PROBLEM REQUIREMENTS:
Print every record exactly, omitting none.

═════ INFORMATION GIVEN

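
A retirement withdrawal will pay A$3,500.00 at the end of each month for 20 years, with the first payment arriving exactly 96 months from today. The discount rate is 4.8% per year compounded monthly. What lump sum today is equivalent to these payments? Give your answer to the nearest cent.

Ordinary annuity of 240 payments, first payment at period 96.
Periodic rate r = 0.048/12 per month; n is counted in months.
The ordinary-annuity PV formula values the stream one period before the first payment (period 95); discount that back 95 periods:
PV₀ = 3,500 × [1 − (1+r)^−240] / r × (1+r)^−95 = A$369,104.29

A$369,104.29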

══════════

RESPONSE BOX:
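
A retirement withdrawal will pay A$3,500.00 at the end of each month for 20 years, with the first payment arriving exactly 96 months from today. The discount rate is 4.8% per year compounded monthly. What lump sum today is equivalent to these payments? Give your answer to the nearest cent.

Ordinary annuity of 240 payments, first payment at period 96.
Periodic rate r = 0.048/12 per month; n is counted in months.
The ordinary-annuity PV formula values the stream one period before the first payment (period 95); discount that back 95 periods:
PV₀ = 3,500 × [1 − (1+r)^−240] / r × (1+r)^−95 = A$369,104.29

A$369,104.29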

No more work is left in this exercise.